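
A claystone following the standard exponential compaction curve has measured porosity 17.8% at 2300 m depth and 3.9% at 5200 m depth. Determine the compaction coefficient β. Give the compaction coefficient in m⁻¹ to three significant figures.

0.000524 m⁻¹

Working in km (1 km = 1000 m; β in km⁻¹ = β in m⁻¹ × 1000):
Athy: phi(Z) = phi₀ e^(−βZ) ⇒ phi₁/phi₂ = e^{β(Z₂−Z₁)} ⇒ β = ln(phi₁/phi₂)/(Z₂−Z₁)
β = ln(0.178/0.039) / (5.2 − 2.3) = ln(4.564) / 2.9 = 1.5182 / 2.9 = 0.5235 km⁻¹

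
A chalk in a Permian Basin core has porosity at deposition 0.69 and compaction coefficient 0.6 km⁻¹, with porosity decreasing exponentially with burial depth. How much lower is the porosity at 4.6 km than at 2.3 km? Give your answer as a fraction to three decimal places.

φ(2.3) = 0.69·e^(−0.6×2.3) = 0.1736
φ(4.6) = 0.69·e^(−0.6×4.6) = 0.0437
Δφ = 0.1736 − 0.0437 = 0.1299

0.130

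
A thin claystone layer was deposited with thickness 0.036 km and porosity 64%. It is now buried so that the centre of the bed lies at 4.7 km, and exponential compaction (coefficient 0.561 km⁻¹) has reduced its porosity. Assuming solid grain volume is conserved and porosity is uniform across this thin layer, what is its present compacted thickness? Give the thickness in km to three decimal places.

0.014 km

Porosity at 4.7 km: n = 0.64·exp(−0.561×4.7) = 0.0458
Solid-volume conservation: h(1−n) = h₀(1−n₀) ⇒ h = h₀·(1−n₀)/(1−n)
h = 0.036 × (1 − 0.64)/(1 − 0.0458) = 0.036 × 0.3773 = 0.0136 km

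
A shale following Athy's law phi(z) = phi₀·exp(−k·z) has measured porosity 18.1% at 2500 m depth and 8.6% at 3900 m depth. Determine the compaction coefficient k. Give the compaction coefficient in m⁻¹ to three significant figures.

0.000532 m⁻¹

Working in km (1 km = 1000 m; k in km⁻¹ = k in m⁻¹ × 1000):
Athy: phi(z) = phi₀ e^(−kz) ⇒ phi₁/phi₂ = e^{k(z₂−z₁)} ⇒ k = ln(phi₁/phi₂)/(z₂−z₁)
k = ln(0.181/0.086) / (3.9 − 2.5) = ln(2.105) / 1.4 = 0.7441 / 1.4 = 0.5315 km⁻¹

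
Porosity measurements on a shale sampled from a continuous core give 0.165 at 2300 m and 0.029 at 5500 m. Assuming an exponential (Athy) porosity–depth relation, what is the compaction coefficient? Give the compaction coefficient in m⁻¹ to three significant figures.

0.000543 m⁻¹

Working in km (1 km = 1000 m; c in km⁻¹ = c in m⁻¹ × 1000):
Athy: phi(Z) = phi₀ e^(−cZ) ⇒ phi₁/phi₂ = e^{c(Z₂−Z₁)} ⇒ c = ln(phi₁/phi₂)/(Z₂−Z₁)
c = ln(0.165/0.029) / (5.5 − 2.3) = ln(5.69) / 3.2 = 1.7386 / 3.2 = 0.5433 km⁻¹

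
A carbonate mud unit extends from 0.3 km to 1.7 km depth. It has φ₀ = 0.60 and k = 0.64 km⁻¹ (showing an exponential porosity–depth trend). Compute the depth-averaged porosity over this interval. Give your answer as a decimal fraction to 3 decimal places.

0.327

⟨φ⟩ = (1/(z₂−z₁)) ∫ φ₀ e^(−kz) dz = φ₀·(e^(−k·z₁) − e^(−k·z₂)) / (k·(z₂−z₁))
e^(−0.64×0.3) = 0.8253; e^(−0.64×1.7) = 0.3369
⟨φ⟩ = 0.6 × (0.8253 − 0.3369) / (0.64 × 1.4) = 0.6 × 0.5451 = 0.3271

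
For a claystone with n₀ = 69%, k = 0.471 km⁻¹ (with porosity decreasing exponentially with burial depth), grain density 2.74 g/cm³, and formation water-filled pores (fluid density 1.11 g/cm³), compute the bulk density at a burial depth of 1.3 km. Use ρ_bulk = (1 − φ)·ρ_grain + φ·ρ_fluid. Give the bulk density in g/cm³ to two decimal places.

2.13 g/cm³

Porosity at depth: n = 0.69·exp(−0.471×1.3) = 0.69×0.5421 = 0.3741
Bulk density: ρ_b = (1−n)ρ_g + n·ρ_f = 0.6259×2.74 + 0.3741×1.11
       = 1.715 + 0.415 = 2.130 g/cm³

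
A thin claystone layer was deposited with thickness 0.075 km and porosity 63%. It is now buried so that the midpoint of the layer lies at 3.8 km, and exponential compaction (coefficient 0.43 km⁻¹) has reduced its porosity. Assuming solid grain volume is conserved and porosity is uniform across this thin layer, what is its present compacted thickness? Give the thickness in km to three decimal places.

Porosity at 3.8 km: phi = 0.63·exp(−0.43×3.8) = 0.1229
Solid-volume conservation: h(1−phi) = h₀(1−phi₀) ⇒ h = h₀·(1−phi₀)/(1−phi)
h = 0.075 × (1 − 0.63)/(1 − 0.1229) = 0.075 × 0.4219 = 0.0316 km

0.032 km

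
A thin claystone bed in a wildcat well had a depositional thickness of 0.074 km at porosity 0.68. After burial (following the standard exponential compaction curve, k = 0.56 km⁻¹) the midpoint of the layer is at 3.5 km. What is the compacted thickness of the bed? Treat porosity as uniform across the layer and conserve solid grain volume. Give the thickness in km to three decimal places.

0.026 km

Porosity at 3.5 km: φ = 0.68·exp(−0.56×3.5) = 0.0958
Solid-volume conservation: h(1−φ) = h₀(1−φ₀) ⇒ h = h₀·(1−φ₀)/(1−φ)
h = 0.074 × (1 − 0.68)/(1 − 0.0958) = 0.074 × 0.3539 = 0.0262 km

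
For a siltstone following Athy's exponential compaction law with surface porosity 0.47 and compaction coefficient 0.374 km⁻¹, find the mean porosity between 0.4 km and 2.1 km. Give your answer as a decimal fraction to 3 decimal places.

0.299

⟨n⟩ = (1/(d₂−d₁)) ∫ n₀ e^(−cd) dd = n₀·(e^(−c·d₁) − e^(−c·d₂)) / (c·(d₂−d₁))
e^(−0.374×0.4) = 0.8611; e^(−0.374×2.1) = 0.4559
⟨n⟩ = 0.47 × (0.8611 − 0.4559) / (0.374 × 1.7) = 0.47 × 0.6372 = 0.2995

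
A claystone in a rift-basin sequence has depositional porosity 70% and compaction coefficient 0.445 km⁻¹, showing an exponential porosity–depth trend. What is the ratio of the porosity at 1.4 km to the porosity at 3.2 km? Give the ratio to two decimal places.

n(z₁)/n(z₂) = e^(−k·z₁)/e^(−k·z₂) = e^{k(z₂−z₁)}
= exp(0.445 × 1.8) = exp(0.801) = 2.2278

2.23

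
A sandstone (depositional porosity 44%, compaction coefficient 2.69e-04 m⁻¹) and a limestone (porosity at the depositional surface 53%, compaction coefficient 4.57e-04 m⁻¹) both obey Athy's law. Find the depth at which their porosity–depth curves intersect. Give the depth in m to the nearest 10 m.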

◇ ◇ ◇ ◇ ◇ ◇ ◇

• Work order
Return each entry above exactly, leaving none out.

• Result of this task
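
A claystone following the standard exponential compaction curve has measured porosity 17.8% at 2300 m depth and 3.9% at 5200 m depth. Determine the compaction coefficient β. Give the compaction coefficient in m⁻¹ to three significant figures.

0.000524 m⁻¹

Working in km (1 km = 1000 m; β in km⁻¹ = β in m⁻¹ × 1000):
Athy: phi(Z) = phi₀ e^(−βZ) ⇒ phi₁/phi₂ = e^{β(Z₂−Z₁)} ⇒ β = ln(phi₁/phi₂)/(Z₂−Z₁)
β = ln(0.178/0.039) / (5.2 − 2.3) = ln(4.564) / 2.9 = 1.5182 / 2.9 = 0.5235 km⁻¹

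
A chalk in a Permian Basin core has porosity at deposition 0.69 and compaction coefficient 0.6 km⁻¹, with porosity decreasing exponentially with burial depth. How much lower is the porosity at 4.6 km than at 2.3 km? Give your answer as a fraction to three decimal places.

φ(2.3) = 0.69·e^(−0.6×2.3) = 0.1736
φ(4.6) = 0.69·e^(−0.6×4.6) = 0.0437
Δφ = 0.1736 − 0.0437 = 0.1299

0.130

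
A thin claystone layer was deposited with thickness 0.036 km and porosity 64%. It is now buried so that the centre of the bed lies at 4.7 km, and exponential compaction (coefficient 0.561 km⁻¹) has reduced its porosity. Assuming solid grain volume is conserved and porosity is uniform across this thin layer, what is its present compacted thickness? Give the thickness in km to three decimal places.

0.014 km

Porosity at 4.7 km: n = 0.64·exp(−0.561×4.7) = 0.0458
Solid-volume conservation: h(1−n) = h₀(1−n₀) ⇒ h = h₀·(1−n₀)/(1−n)
h = 0.036 × (1 − 0.64)/(1 − 0.0458) = 0.036 × 0.3773 = 0.0136 km

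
A shale following Athy's law phi(z) = phi₀·exp(−k·z) has measured porosity 18.1% at 2500 m depth and 8.6% at 3900 m depth. Determine the compaction coefficient k. Give the compaction coefficient in m⁻¹ to three significant figures.

0.000532 m⁻¹

Working in km (1 km = 1000 m; k in km⁻¹ = k in m⁻¹ × 1000):
Athy: phi(z) = phi₀ e^(−kz) ⇒ phi₁/phi₂ = e^{k(z₂−z₁)} ⇒ k = ln(phi₁/phi₂)/(z₂−z₁)
k = ln(0.181/0.086) / (3.9 − 2.5) = ln(2.105) / 1.4 = 0.7441 / 1.4 = 0.5315 km⁻¹

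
Porosity measurements on a shale sampled from a continuous core give 0.165 at 2300 m and 0.029 at 5500 m. Assuming an exponential (Athy) porosity–depth relation, what is the compaction coefficient? Give the compaction coefficient in m⁻¹ to three significant figures.

0.000543 m⁻¹

Working in km (1 km = 1000 m; c in km⁻¹ = c in m⁻¹ × 1000):
Athy: phi(Z) = phi₀ e^(−cZ) ⇒ phi₁/phi₂ = e^{c(Z₂−Z₁)} ⇒ c = ln(phi₁/phi₂)/(Z₂−Z₁)
c = ln(0.165/0.029) / (5.5 − 2.3) = ln(5.69) / 3.2 = 1.7386 / 3.2 = 0.5433 km⁻¹

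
A carbonate mud unit extends from 0.3 km to 1.7 km depth. It has φ₀ = 0.60 and k = 0.64 km⁻¹ (showing an exponential porosity–depth trend). Compute the depth-averaged porosity over this interval. Give your answer as a decimal fraction to 3 decimal places.

0.327

⟨φ⟩ = (1/(z₂−z₁)) ∫ φ₀ e^(−kz) dz = φ₀·(e^(−k·z₁) − e^(−k·z₂)) / (k·(z₂−z₁))
e^(−0.64×0.3) = 0.8253; e^(−0.64×1.7) = 0.3369
⟨φ⟩ = 0.6 × (0.8253 − 0.3369) / (0.64 × 1.4) = 0.6 × 0.5451 = 0.3271

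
For a claystone with n₀ = 69%, k = 0.471 km⁻¹ (with porosity decreasing exponentially with burial depth), grain density 2.74 g/cm³, and formation water-filled pores (fluid density 1.11 g/cm³), compute the bulk density at a burial depth of 1.3 km. Use ρ_bulk = (1 − φ)·ρ_grain + φ·ρ_fluid. Give the bulk density in g/cm³ to two decimal places.

2.13 g/cm³

Porosity at depth: n = 0.69·exp(−0.471×1.3) = 0.69×0.5421 = 0.3741
Bulk density: ρ_b = (1−n)ρ_g + n·ρ_f = 0.6259×2.74 + 0.3741×1.11
       = 1.715 + 0.415 = 2.130 g/cm³

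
A thin claystone layer was deposited with thickness 0.075 km and porosity 63%. It is now buried so that the midpoint of the layer lies at 3.8 km, and exponential compaction (coefficient 0.43 km⁻¹) has reduced its porosity. Assuming solid grain volume is conserved and porosity is uniform across this thin layer, what is its present compacted thickness? Give the thickness in km to three decimal places.

Porosity at 3.8 km: phi = 0.63·exp(−0.43×3.8) = 0.1229
Solid-volume conservation: h(1−phi) = h₀(1−phi₀) ⇒ h = h₀·(1−phi₀)/(1−phi)
h = 0.075 × (1 − 0.63)/(1 − 0.1229) = 0.075 × 0.4219 = 0.0316 km

0.032 km

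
A thin claystone bed in a wildcat well had a depositional thickness of 0.074 km at porosity 0.68. After burial (following the standard exponential compaction curve, k = 0.56 km⁻¹) the midpoint of the layer is at 3.5 km. What is the compacted thickness of the bed? Treat porosity as uniform across the layer and conserve solid grain volume. Give the thickness in km to three decimal places.

0.026 km

Porosity at 3.5 km: φ = 0.68·exp(−0.56×3.5) = 0.0958
Solid-volume conservation: h(1−φ) = h₀(1−φ₀) ⇒ h = h₀·(1−φ₀)/(1−φ)
h = 0.074 × (1 − 0.68)/(1 − 0.0958) = 0.074 × 0.3539 = 0.0262 km

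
For a siltstone following Athy's exponential compaction law with surface porosity 0.47 and compaction coefficient 0.374 km⁻¹, find the mean porosity between 0.4 km and 2.1 km. Give your answer as a decimal fraction to 3 decimal places.

0.299

⟨n⟩ = (1/(d₂−d₁)) ∫ n₀ e^(−cd) dd = n₀·(e^(−c·d₁) − e^(−c·d₂)) / (c·(d₂−d₁))
e^(−0.374×0.4) = 0.8611; e^(−0.374×2.1) = 0.4559
⟨n⟩ = 0.47 × (0.8611 − 0.4559) / (0.374 × 1.7) = 0.47 × 0.6372 = 0.2995

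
A claystone in a rift-basin sequence has depositional porosity 70% and compaction coefficient 0.445 km⁻¹, showing an exponential porosity–depth trend. What is the ratio of the porosity at 1.4 km to the porosity at 3.2 km? Give the ratio to two decimal places.

n(z₁)/n(z₂) = e^(−k·z₁)/e^(−k·z₂) = e^{k(z₂−z₁)}
= exp(0.445 × 1.8) = exp(0.801) = 2.2278

2.23

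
A sandstone (depositional porosity 44%, compaction coefficient 2.69e-04 m⁻¹) and a limestone (porosity at the depositional surface 53%, compaction coefficient 4.57e-04 m⁻¹) both obey Athy's law. Find the depth at which their porosity–depth curves intersect. Give the depth in m to the nearest 10 m.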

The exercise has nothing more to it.